• Task requirements
Repeat each record below exactly as it is written.

Dataset excerpts:
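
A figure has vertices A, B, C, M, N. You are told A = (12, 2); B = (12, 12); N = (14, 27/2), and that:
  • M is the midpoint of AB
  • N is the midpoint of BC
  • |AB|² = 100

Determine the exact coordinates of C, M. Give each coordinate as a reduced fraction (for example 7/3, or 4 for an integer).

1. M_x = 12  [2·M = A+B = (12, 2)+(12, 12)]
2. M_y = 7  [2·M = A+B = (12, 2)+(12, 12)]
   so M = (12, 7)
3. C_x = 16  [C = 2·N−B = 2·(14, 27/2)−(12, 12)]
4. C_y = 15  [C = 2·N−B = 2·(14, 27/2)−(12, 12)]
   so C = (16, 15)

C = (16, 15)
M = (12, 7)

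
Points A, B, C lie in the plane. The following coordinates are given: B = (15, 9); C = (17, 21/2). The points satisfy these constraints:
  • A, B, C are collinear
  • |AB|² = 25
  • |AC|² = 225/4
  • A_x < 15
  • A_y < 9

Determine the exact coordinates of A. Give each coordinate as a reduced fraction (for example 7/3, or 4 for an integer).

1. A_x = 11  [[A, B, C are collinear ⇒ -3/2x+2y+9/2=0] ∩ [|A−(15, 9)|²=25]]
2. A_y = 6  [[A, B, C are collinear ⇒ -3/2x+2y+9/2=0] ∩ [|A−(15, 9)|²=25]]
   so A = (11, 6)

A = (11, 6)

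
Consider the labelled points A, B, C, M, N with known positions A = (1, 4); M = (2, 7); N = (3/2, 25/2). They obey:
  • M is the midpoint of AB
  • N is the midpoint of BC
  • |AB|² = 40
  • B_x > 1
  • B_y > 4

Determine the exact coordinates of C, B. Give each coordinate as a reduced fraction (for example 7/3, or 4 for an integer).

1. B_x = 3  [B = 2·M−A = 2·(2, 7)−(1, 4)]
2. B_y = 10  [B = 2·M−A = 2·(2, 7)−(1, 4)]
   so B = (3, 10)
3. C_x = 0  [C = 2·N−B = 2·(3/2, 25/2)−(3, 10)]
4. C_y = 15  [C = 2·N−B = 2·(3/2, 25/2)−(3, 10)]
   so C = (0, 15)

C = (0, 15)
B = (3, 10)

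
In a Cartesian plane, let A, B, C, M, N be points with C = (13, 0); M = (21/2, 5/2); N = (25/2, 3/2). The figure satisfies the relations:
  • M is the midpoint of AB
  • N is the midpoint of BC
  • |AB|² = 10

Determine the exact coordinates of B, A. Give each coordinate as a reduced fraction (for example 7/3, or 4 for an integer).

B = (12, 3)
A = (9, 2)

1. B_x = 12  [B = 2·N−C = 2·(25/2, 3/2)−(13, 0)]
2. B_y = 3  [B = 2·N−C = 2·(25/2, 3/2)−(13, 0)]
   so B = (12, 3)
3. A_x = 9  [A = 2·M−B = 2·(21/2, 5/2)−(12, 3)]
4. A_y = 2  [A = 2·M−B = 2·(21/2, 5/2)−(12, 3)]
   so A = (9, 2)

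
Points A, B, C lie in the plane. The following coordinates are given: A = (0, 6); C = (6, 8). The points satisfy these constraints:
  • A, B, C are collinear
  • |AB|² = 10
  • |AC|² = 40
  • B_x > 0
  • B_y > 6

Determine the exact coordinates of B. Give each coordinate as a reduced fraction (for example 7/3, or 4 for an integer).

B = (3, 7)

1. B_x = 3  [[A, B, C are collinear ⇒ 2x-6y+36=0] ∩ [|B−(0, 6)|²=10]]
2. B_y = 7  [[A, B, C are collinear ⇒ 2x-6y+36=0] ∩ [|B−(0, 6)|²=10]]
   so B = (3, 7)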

• Completed task
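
A figure has vertices A, B, C, M, N. You are told A = (12, 2); B = (12, 12); N = (14, 27/2), and that:
  • M is the midpoint of AB
  • N is the midpoint of BC
  • |AB|² = 100

Determine the exact coordinates of C, M. Give each coordinate as a reduced fraction (for example 7/3, or 4 for an integer).

1. M_x = 12  [2·M = A+B = (12, 2)+(12, 12)]
2. M_y = 7  [2·M = A+B = (12, 2)+(12, 12)]
   so M = (12, 7)
3. C_x = 16  [C = 2·N−B = 2·(14, 27/2)−(12, 12)]
4. C_y = 15  [C = 2·N−B = 2·(14, 27/2)−(12, 12)]
   so C = (16, 15)

C = (16, 15)
M = (12, 7)

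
Points A, B, C lie in the plane. The following coordinates are given: B = (15, 9); C = (17, 21/2). The points satisfy these constraints:
  • A, B, C are collinear
  • |AB|² = 25
  • |AC|² = 225/4
  • A_x < 15
  • A_y < 9

Determine the exact coordinates of A. Give each coordinate as a reduced fraction (for example 7/3, or 4 for an integer).

1. A_x = 11  [[A, B, C are collinear ⇒ -3/2x+2y+9/2=0] ∩ [|A−(15, 9)|²=25]]
2. A_y = 6  [[A, B, C are collinear ⇒ -3/2x+2y+9/2=0] ∩ [|A−(15, 9)|²=25]]
   so A = (11, 6)

A = (11, 6)

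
Consider the labelled points A, B, C, M, N with known positions A = (1, 4); M = (2, 7); N = (3/2, 25/2). They obey:
  • M is the midpoint of AB
  • N is the midpoint of BC
  • |AB|² = 40
  • B_x > 1
  • B_y > 4

Determine the exact coordinates of C, B. Give each coordinate as a reduced fraction (for example 7/3, or 4 for an integer).

1. B_x = 3  [B = 2·M−A = 2·(2, 7)−(1, 4)]
2. B_y = 10  [B = 2·M−A = 2·(2, 7)−(1, 4)]
   so B = (3, 10)
3. C_x = 0  [C = 2·N−B = 2·(3/2, 25/2)−(3, 10)]
4. C_y = 15  [C = 2·N−B = 2·(3/2, 25/2)−(3, 10)]
   so C = (0, 15)

C = (0, 15)
B = (3, 10)

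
In a Cartesian plane, let A, B, C, M, N be points with C = (13, 0); M = (21/2, 5/2); N = (25/2, 3/2). The figure satisfies the relations:
  • M is the midpoint of AB
  • N is the midpoint of BC
  • |AB|² = 10

Determine the exact coordinates of B, A. Give each coordinate as a reduced fraction (for example 7/3, or 4 for an integer).

B = (12, 3)
A = (9, 2)

1. B_x = 12  [B = 2·N−C = 2·(25/2, 3/2)−(13, 0)]
2. B_y = 3  [B = 2·N−C = 2·(25/2, 3/2)−(13, 0)]
   so B = (12, 3)
3. A_x = 9  [A = 2·M−B = 2·(21/2, 5/2)−(12, 3)]
4. A_y = 2  [A = 2·M−B = 2·(21/2, 5/2)−(12, 3)]
   so A = (9, 2)

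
Points A, B, C lie in the plane. The following coordinates are given: A = (0, 6); C = (6, 8). The points satisfy these constraints:
  • A, B, C are collinear
  • |AB|² = 10
  • |AC|² = 40
  • B_x > 0
  • B_y > 6

Determine the exact coordinates of B. Give each coordinate as a reduced fraction (for example 7/3, or 4 for an integer).

B = (3, 7)

1. B_x = 3  [[A, B, C are collinear ⇒ 2x-6y+36=0] ∩ [|B−(0, 6)|²=10]]
2. B_y = 7  [[A, B, C are collinear ⇒ 2x-6y+36=0] ∩ [|B−(0, 6)|²=10]]
   so B = (3, 7)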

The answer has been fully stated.